[Records drawn from a dataset]
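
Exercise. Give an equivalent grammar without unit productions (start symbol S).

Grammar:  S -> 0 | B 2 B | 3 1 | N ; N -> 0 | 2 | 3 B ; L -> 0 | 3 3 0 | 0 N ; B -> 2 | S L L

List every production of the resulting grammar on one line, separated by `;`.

Unit pairs: S ⇒* {N}.
For each unit pair (A, B), copy every non-unit production of B to A, then drop all unit productions.

S -> 0 | B 2 B | 3 1 | 2 | 3 B; N -> 0 | 2 | 3 B; L -> 0 | 3 3 0 | 0 N; B -> 2 | S L L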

Work task -
Retype all the records above without changing a word.

Response to the task -
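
Exercise. Give an equivalent grammar without unit productions (start symbol S).

Grammar:  S -> 0 | B 2 B | 3 1 | N ; N -> 0 | 2 | 3 B ; L -> 0 | 3 3 0 | 0 N ; B -> 2 | S L L

List every production of the resulting grammar on one line, separated by `;`.

Unit pairs: S ⇒* {N}.
For each unit pair (A, B), copy every non-unit production of B to A, then drop all unit productions.

S -> 0 | B 2 B | 3 1 | 2 | 3 B; N -> 0 | 2 | 3 B; L -> 0 | 3 3 0 | 0 N; B -> 2 | S L L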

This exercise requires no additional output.